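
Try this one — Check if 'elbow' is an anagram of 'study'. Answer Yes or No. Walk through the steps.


Sorted letters of 'elbow': 'below'
Sorted letters of 'study': 'dstuy'
They do not match.

No


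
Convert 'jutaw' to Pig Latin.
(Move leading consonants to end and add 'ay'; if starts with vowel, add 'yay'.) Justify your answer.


'jutaw': move consonant cluster 'j' to end and add 'ay': 'utawjay'.

utawjay


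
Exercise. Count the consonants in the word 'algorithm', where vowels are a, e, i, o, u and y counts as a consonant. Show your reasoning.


Consonants in 'algorithm': l, g, r, t, h, m = 6 consonants.

6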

........

- **Work instructions**: Exactly as written, copy out all the entries above.

- **Solution to this task**:
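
Try this one — Check if 'elbow' is an anagram of 'study'. Answer Yes or No. Walk through the steps.


Sorted letters of 'elbow': 'below'
Sorted letters of 'study': 'dstuy'
They do not match.

No


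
Convert 'jutaw' to Pig Latin.
(Move leading consonants to end and add 'ay'; if starts with vowel, add 'yay'.) Justify your answer.


'jutaw': move consonant cluster 'j' to end and add 'ay': 'utawjay'.

utawjay


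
Exercise. Count the consonants in the word 'algorithm', where vowels are a, e, i, o, u and y counts as a consonant. Show your reasoning.


Consonants in 'algorithm': l, g, r, t, h, m = 6 consonants.

6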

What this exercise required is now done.